Data for the task:

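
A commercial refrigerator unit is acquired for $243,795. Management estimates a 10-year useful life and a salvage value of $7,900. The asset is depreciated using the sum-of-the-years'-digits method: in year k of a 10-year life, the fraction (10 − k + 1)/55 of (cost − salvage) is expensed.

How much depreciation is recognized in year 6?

$21,445

Depreciable base = $243,795 − $7,900 = $235,895.
Sum of the years' digits = 10+9+8+7+6+5+4+3+2+1 = 55.
Year 1: $235,895 × 10/55 = $42,890. Book value $200,905.
Year 2: $235,895 × 9/55 = $38,601. Book value $162,304.
Year 3: $235,895 × 8/55 = $34,312. Book value $127,992.
Year 4: $235,895 × 7/55 = $30,023. Book value $97,969.
Year 5: $235,895 × 6/55 = $25,734. Book value $72,235.
Year 6: $235,895 × 5/55 = $21,445. Book value $50,790.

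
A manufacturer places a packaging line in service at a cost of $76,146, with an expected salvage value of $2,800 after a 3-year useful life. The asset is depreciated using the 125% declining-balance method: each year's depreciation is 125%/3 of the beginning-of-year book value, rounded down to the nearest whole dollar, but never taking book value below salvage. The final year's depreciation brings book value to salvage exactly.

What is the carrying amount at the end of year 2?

Depreciable base = $76,146 − $2,800 = $73,346.
Year 1: ⌊$76,146 × 125%/3⌋ = $31,727. Book value $44,419.
Year 2: ⌊$44,419 × 125%/3⌋ = $18,507. Book value $25,912.

$25,912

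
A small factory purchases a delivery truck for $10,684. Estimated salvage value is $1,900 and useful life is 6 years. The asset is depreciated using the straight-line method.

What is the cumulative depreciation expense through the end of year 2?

Depreciable base = $10,684 − $1,900 = $8,784.
Annual expense = $8,784 / 6 = $1,464.
End of year 1: book value $9,220.
End of year 2: book value $7,756.
Accumulated through year 2 = $10,684 − $7,756 = $2,928.

$2,928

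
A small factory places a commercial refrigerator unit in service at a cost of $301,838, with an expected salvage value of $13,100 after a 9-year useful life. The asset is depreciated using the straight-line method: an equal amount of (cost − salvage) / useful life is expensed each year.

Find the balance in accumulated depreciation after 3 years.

$96,246

Depreciable base = $301,838 − $13,100 = $288,738.
Annual expense = $288,738 / 9 = $32,082.
End of year 1: book value $269,756.
End of year 2: book value $237,674.
End of year 3: book value $205,592.
Accumulated through year 3 = $301,838 − $205,592 = $96,246.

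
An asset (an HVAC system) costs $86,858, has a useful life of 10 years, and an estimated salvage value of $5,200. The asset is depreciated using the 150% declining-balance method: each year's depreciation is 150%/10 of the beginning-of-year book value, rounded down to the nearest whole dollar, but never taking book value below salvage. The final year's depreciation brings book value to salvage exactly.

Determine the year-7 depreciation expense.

$4,914

Depreciable base = $86,858 − $5,200 = $81,658.
Year 1: ⌊$86,858 × 150%/10⌋ = $13,028. Book value $73,830.
Year 2: ⌊$73,830 × 150%/10⌋ = $11,074. Book value $62,756.
Year 3: ⌊$62,756 × 150%/10⌋ = $9,413. Book value $53,343.
Year 4: ⌊$53,343 × 150%/10⌋ = $8,001. Book value $45,342.
Year 5: ⌊$45,342 × 150%/10⌋ = $6,801. Book value $38,541.
Year 6: ⌊$38,541 × 150%/10⌋ = $5,781. Book value $32,760.
Year 7: ⌊$32,760 × 150%/10⌋ = $4,914. Book value $27,846.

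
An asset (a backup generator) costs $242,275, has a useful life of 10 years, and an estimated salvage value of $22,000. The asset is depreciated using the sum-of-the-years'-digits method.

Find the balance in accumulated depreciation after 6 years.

$180,225

Depreciable base = $242,275 − $22,000 = $220,275.
Sum of the years' digits = 10+9+8+7+6+5+4+3+2+1 = 55.
Year 1: $220,275 × 10/55 = $40,050. Book value $202,225.
Year 2: $220,275 × 9/55 = $36,045. Book value $166,180.
Year 3: $220,275 × 8/55 = $32,040. Book value $134,140.
Year 4: $220,275 × 7/55 = $28,035. Book value $106,105.
Year 5: $220,275 × 6/55 = $24,030. Book value $82,075.
Year 6: $220,275 × 5/55 = $20,025. Book value $62,050.
Accumulated through year 6 = $242,275 − $62,050 = $180,225.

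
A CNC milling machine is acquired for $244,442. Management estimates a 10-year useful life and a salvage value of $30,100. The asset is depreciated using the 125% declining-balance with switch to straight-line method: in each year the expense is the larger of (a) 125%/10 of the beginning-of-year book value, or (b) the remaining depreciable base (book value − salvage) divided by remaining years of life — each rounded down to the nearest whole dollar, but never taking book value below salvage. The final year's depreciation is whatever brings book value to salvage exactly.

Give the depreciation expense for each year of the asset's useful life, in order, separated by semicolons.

Depreciable base = $244,442 − $30,100 = $214,342.
Year 1: DB = ⌊$244,442 × 125%/10⌋ = $30,555; SL = ⌊$214,342/10⌋ = $21,434 → take DB $30,555. Book value $213,887.
Year 2: DB = ⌊$213,887 × 125%/10⌋ = $26,735; SL = ⌊$183,787/9⌋ = $20,420 → take DB $26,735. Book value $187,152.
Year 3: DB = ⌊$187,152 × 125%/10⌋ = $23,394; SL = ⌊$157,052/8⌋ = $19,631 → take DB $23,394. Book value $163,758.
Year 4: DB = ⌊$163,758 × 125%/10⌋ = $20,469; SL = ⌊$133,658/7⌋ = $19,094 → take DB $20,469. Book value $143,289.
Year 5: DB = ⌊$143,289 × 125%/10⌋ = $17,911; SL = ⌊$113,189/6⌋ = $18,864 → take SL $18,864. Book value $124,425.
Year 6: DB = ⌊$124,425 × 125%/10⌋ = $15,553; SL = ⌊$94,325/5⌋ = $18,865 → take SL $18,865. Book value $105,560.
Year 7: DB = ⌊$105,560 × 125%/10⌋ = $13,195; SL = ⌊$75,460/4⌋ = $18,865 → take SL $18,865. Book value $86,695.
Year 8: DB = ⌊$86,695 × 125%/10⌋ = $10,836; SL = ⌊$56,595/3⌋ = $18,865 → take SL $18,865. Book value $67,830.
Year 9: DB = ⌊$67,830 × 125%/10⌋ = $8,478; SL = ⌊$37,730/2⌋ = $18,865 → take SL $18,865. Book value $48,965.
Year 10 (final): $48,965 − $30,100 = $18,865. Book value $30,100.

$30,555; $26,735; $23,394; $20,469; $18,864; $18,865; $18,865; $18,865; $18,865; $18,865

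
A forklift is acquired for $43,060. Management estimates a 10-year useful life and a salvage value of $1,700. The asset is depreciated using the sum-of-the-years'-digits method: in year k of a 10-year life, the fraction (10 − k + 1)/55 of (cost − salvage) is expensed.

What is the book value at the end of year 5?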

Task: In your response, reproduce the records exactly, every one.

Answer:
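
A commercial refrigerator unit is acquired for $243,795. Management estimates a 10-year useful life and a salvage value of $7,900. The asset is depreciated using the sum-of-the-years'-digits method: in year k of a 10-year life, the fraction (10 − k + 1)/55 of (cost − salvage) is expensed.

How much depreciation is recognized in year 6?

$21,445

Depreciable base = $243,795 − $7,900 = $235,895.
Sum of the years' digits = 10+9+8+7+6+5+4+3+2+1 = 55.
Year 1: $235,895 × 10/55 = $42,890. Book value $200,905.
Year 2: $235,895 × 9/55 = $38,601. Book value $162,304.
Year 3: $235,895 × 8/55 = $34,312. Book value $127,992.
Year 4: $235,895 × 7/55 = $30,023. Book value $97,969.
Year 5: $235,895 × 6/55 = $25,734. Book value $72,235.
Year 6: $235,895 × 5/55 = $21,445. Book value $50,790.

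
A manufacturer places a packaging line in service at a cost of $76,146, with an expected salvage value of $2,800 after a 3-year useful life. The asset is depreciated using the 125% declining-balance method: each year's depreciation is 125%/3 of the beginning-of-year book value, rounded down to the nearest whole dollar, but never taking book value below salvage. The final year's depreciation brings book value to salvage exactly.

What is the carrying amount at the end of year 2?

Depreciable base = $76,146 − $2,800 = $73,346.
Year 1: ⌊$76,146 × 125%/3⌋ = $31,727. Book value $44,419.
Year 2: ⌊$44,419 × 125%/3⌋ = $18,507. Book value $25,912.

$25,912

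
A small factory purchases a delivery truck for $10,684. Estimated salvage value is $1,900 and useful life is 6 years. The asset is depreciated using the straight-line method.

What is the cumulative depreciation expense through the end of year 2?

Depreciable base = $10,684 − $1,900 = $8,784.
Annual expense = $8,784 / 6 = $1,464.
End of year 1: book value $9,220.
End of year 2: book value $7,756.
Accumulated through year 2 = $10,684 − $7,756 = $2,928.

$2,928

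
A small factory places a commercial refrigerator unit in service at a cost of $301,838, with an expected salvage value of $13,100 after a 9-year useful life. The asset is depreciated using the straight-line method: an equal amount of (cost − salvage) / useful life is expensed each year.

Find the balance in accumulated depreciation after 3 years.

$96,246

Depreciable base = $301,838 − $13,100 = $288,738.
Annual expense = $288,738 / 9 = $32,082.
End of year 1: book value $269,756.
End of year 2: book value $237,674.
End of year 3: book value $205,592.
Accumulated through year 3 = $301,838 − $205,592 = $96,246.

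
An asset (an HVAC system) costs $86,858, has a useful life of 10 years, and an estimated salvage value of $5,200. The asset is depreciated using the 150% declining-balance method: each year's depreciation is 150%/10 of the beginning-of-year book value, rounded down to the nearest whole dollar, but never taking book value below salvage. The final year's depreciation brings book value to salvage exactly.

Determine the year-7 depreciation expense.

$4,914

Depreciable base = $86,858 − $5,200 = $81,658.
Year 1: ⌊$86,858 × 150%/10⌋ = $13,028. Book value $73,830.
Year 2: ⌊$73,830 × 150%/10⌋ = $11,074. Book value $62,756.
Year 3: ⌊$62,756 × 150%/10⌋ = $9,413. Book value $53,343.
Year 4: ⌊$53,343 × 150%/10⌋ = $8,001. Book value $45,342.
Year 5: ⌊$45,342 × 150%/10⌋ = $6,801. Book value $38,541.
Year 6: ⌊$38,541 × 150%/10⌋ = $5,781. Book value $32,760.
Year 7: ⌊$32,760 × 150%/10⌋ = $4,914. Book value $27,846.

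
An asset (a backup generator) costs $242,275, has a useful life of 10 years, and an estimated salvage value of $22,000. The asset is depreciated using the sum-of-the-years'-digits method.

Find the balance in accumulated depreciation after 6 years.

$180,225

Depreciable base = $242,275 − $22,000 = $220,275.
Sum of the years' digits = 10+9+8+7+6+5+4+3+2+1 = 55.
Year 1: $220,275 × 10/55 = $40,050. Book value $202,225.
Year 2: $220,275 × 9/55 = $36,045. Book value $166,180.
Year 3: $220,275 × 8/55 = $32,040. Book value $134,140.
Year 4: $220,275 × 7/55 = $28,035. Book value $106,105.
Year 5: $220,275 × 6/55 = $24,030. Book value $82,075.
Year 6: $220,275 × 5/55 = $20,025. Book value $62,050.
Accumulated through year 6 = $242,275 − $62,050 = $180,225.

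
A CNC milling machine is acquired for $244,442. Management estimates a 10-year useful life and a salvage value of $30,100. The asset is depreciated using the 125% declining-balance with switch to straight-line method: in each year the expense is the larger of (a) 125%/10 of the beginning-of-year book value, or (b) the remaining depreciable base (book value − salvage) divided by remaining years of life — each rounded down to the nearest whole dollar, but never taking book value below salvage. The final year's depreciation is whatever brings book value to salvage exactly.

Give the depreciation expense for each year of the asset's useful life, in order, separated by semicolons.

Depreciable base = $244,442 − $30,100 = $214,342.
Year 1: DB = ⌊$244,442 × 125%/10⌋ = $30,555; SL = ⌊$214,342/10⌋ = $21,434 → take DB $30,555. Book value $213,887.
Year 2: DB = ⌊$213,887 × 125%/10⌋ = $26,735; SL = ⌊$183,787/9⌋ = $20,420 → take DB $26,735. Book value $187,152.
Year 3: DB = ⌊$187,152 × 125%/10⌋ = $23,394; SL = ⌊$157,052/8⌋ = $19,631 → take DB $23,394. Book value $163,758.
Year 4: DB = ⌊$163,758 × 125%/10⌋ = $20,469; SL = ⌊$133,658/7⌋ = $19,094 → take DB $20,469. Book value $143,289.
Year 5: DB = ⌊$143,289 × 125%/10⌋ = $17,911; SL = ⌊$113,189/6⌋ = $18,864 → take SL $18,864. Book value $124,425.
Year 6: DB = ⌊$124,425 × 125%/10⌋ = $15,553; SL = ⌊$94,325/5⌋ = $18,865 → take SL $18,865. Book value $105,560.
Year 7: DB = ⌊$105,560 × 125%/10⌋ = $13,195; SL = ⌊$75,460/4⌋ = $18,865 → take SL $18,865. Book value $86,695.
Year 8: DB = ⌊$86,695 × 125%/10⌋ = $10,836; SL = ⌊$56,595/3⌋ = $18,865 → take SL $18,865. Book value $67,830.
Year 9: DB = ⌊$67,830 × 125%/10⌋ = $8,478; SL = ⌊$37,730/2⌋ = $18,865 → take SL $18,865. Book value $48,965.
Year 10 (final): $48,965 − $30,100 = $18,865. Book value $30,100.

$30,555; $26,735; $23,394; $20,469; $18,864; $18,865; $18,865; $18,865; $18,865; $18,865

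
A forklift is acquired for $43,060. Management estimates a 10-year useful life and a salvage value of $1,700. The asset is depreciated using the sum-of-the-years'-digits method: in year k of a 10-year life, the fraction (10 − k + 1)/55 of (cost − salvage) is expensed.

What is the book value at the end of year 5?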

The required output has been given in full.